• INPUT RECORDS:
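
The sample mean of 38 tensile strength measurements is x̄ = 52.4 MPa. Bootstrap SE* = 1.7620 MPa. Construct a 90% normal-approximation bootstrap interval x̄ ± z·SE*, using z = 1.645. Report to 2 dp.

(49.50, 55.30)

Margin = 1.645 × 1.7620 = 2.898
Interval: 52.4 ± 2.898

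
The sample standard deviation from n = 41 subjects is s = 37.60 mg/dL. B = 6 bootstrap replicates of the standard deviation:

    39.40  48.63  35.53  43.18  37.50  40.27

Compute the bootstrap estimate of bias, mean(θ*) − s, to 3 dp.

mean(θ*) = (39.40 + 48.63 + 35.53 + 43.18 + 37.50 + 40.27) / 6 = 40.7517
bias = 40.7517 − 37.60

bias = +3.152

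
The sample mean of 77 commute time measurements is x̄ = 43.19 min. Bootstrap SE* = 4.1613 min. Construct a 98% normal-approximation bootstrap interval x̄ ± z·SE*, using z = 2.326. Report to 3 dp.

(33.511, 52.869)

Margin = 2.326 × 4.1613 = 9.6792
Interval: 43.19 ± 9.6792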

• TASK TO COMPLETE:
What do the lines from the one with "The sample mean of 77" through the last line of the entries say? Print them word for word, both ends included, and nothing else.

• SOLUTION FOR THIS TASK:
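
The sample mean of 77 commute time measurements is x̄ = 43.19 min. Bootstrap SE* = 4.1613 min. Construct a 98% normal-approximation bootstrap interval x̄ ± z·SE*, using z = 2.326. Report to 3 dp.

(33.511, 52.869)

Margin = 2.326 × 4.1613 = 9.6792
Interval: 43.19 ± 9.6792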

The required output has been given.